[Activity]:
The expected output is every entry, repeated word for word.

[Data supplied]:
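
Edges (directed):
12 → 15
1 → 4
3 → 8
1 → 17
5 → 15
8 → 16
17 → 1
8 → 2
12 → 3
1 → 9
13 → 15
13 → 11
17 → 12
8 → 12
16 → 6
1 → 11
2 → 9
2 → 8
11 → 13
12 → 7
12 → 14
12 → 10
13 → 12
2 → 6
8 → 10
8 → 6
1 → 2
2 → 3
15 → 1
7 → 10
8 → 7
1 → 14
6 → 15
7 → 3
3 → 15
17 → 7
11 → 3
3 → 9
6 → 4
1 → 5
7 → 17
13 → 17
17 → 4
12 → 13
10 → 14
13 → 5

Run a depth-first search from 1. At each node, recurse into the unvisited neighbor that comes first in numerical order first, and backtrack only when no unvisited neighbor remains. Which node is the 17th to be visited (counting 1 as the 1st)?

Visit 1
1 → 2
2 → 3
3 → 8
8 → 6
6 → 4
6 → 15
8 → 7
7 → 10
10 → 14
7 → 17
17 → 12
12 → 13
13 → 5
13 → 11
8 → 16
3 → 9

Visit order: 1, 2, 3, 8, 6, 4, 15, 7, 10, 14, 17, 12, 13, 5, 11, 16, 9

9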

[Your response]:
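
Edges (directed):
12 → 15
1 → 4
3 → 8
1 → 17
5 → 15
8 → 16
17 → 1
8 → 2
12 → 3
1 → 9
13 → 15
13 → 11
17 → 12
8 → 12
16 → 6
1 → 11
2 → 9
2 → 8
11 → 13
12 → 7
12 → 14
12 → 10
13 → 12
2 → 6
8 → 10
8 → 6
1 → 2
2 → 3
15 → 1
7 → 10
8 → 7
1 → 14
6 → 15
7 → 3
3 → 15
17 → 7
11 → 3
3 → 9
6 → 4
1 → 5
7 → 17
13 → 17
17 → 4
12 → 13
10 → 14
13 → 5

Run a depth-first search from 1. At each node, recurse into the unvisited neighbor that comes first in numerical order first, and backtrack only when no unvisited neighbor remains. Which node is the 17th to be visited (counting 1 as the 1st)?

Visit 1
1 → 2
2 → 3
3 → 8
8 → 6
6 → 4
6 → 15
8 → 7
7 → 10
10 → 14
7 → 17
17 → 12
12 → 13
13 → 5
13 → 11
8 → 16
3 → 9

Visit order: 1, 2, 3, 8, 6, 4, 15, 7, 10, 14, 17, 12, 13, 5, 11, 16, 9

9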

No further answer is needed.